» Prompt
Write out nothing except the lines running from the one containing "Determine the length of the longest non-decreasing" to the last line of the data, exactly as they stand.

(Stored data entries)
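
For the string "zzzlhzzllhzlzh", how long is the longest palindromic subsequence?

Using dp[i][j] = 2 + dp[i+1][j−1] if the ends match, else max(dp[i+1][j], dp[i][j−1]):
dp[1][14] = 8. A witness is hzzllzzh at positions 5,6,7,8,9,11,13,14.

8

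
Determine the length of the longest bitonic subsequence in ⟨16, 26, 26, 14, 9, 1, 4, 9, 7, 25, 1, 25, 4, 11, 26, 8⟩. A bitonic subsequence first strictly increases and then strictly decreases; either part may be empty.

Let inc[i] be the LIS ending at i and dec[i] the longest strictly decreasing subsequence starting at i. inc = [1, 2, 2, 1, 1, 1, 2, 3, 3, 4, 1, 4, 2, 4, 5, 4], dec = [5, 5, 5, 4, 3, 1, 2, 3, 2, 3, 1, 3, 1, 2, 2, 1].
max_i inc[i]+dec[i]−1 = 6, with one witness 16, 26, 14, 9, 7, 4.

6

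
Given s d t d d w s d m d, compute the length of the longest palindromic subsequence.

One longest palindromic subsequence is ddsdd (positions 2,5,7,8,10); it reads the same forward and backward, and the interval DP gives dp[1][10] = 5.

5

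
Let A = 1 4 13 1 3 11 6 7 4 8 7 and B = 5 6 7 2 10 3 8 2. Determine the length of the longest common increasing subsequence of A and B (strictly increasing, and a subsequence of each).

For each value that appears in both, track the longest common increasing run ending there.
The best achievable length is 3; one witness is 6, 7, 8 (A-positions 7,8,10, B-positions 2,3,7).

3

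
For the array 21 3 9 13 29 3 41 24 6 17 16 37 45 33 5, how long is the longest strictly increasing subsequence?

Let dp[i] be the longest increasing subsequence ending at position i. Then dp = [1, 1, 2, 3, 4, 1, 5, 4, 2, 4, 4, 5, 6, 5, 2].
The maximum is 6; one witness is 3, 9, 13, 29, 41, 45 at positions 2,3,4,5,7,13.

6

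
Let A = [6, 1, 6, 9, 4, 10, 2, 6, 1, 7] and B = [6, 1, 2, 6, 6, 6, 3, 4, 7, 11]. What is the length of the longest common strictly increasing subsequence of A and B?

4

For each value that appears in both, track the longest common increasing run ending there.
The best achievable length is 4; one witness is 1, 2, 6, 7 (A-positions 2,7,8,10, B-positions 2,3,4,9).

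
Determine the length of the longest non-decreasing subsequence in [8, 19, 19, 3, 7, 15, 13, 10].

3

Let dp[i] be the longest non-decreasing subsequence ending at position i. Then dp = [1, 2, 3, 1, 2, 3, 3, 3].
The maximum is 3; one witness is 8, 19, 19 at positions 1,2,3.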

» Solution to this task
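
Determine the length of the longest non-decreasing subsequence in [8, 19, 19, 3, 7, 15, 13, 10].

3

Let dp[i] be the longest non-decreasing subsequence ending at position i. Then dp = [1, 2, 3, 1, 2, 3, 3, 3].
The maximum is 3; one witness is 8, 19, 19 at positions 1,2,3.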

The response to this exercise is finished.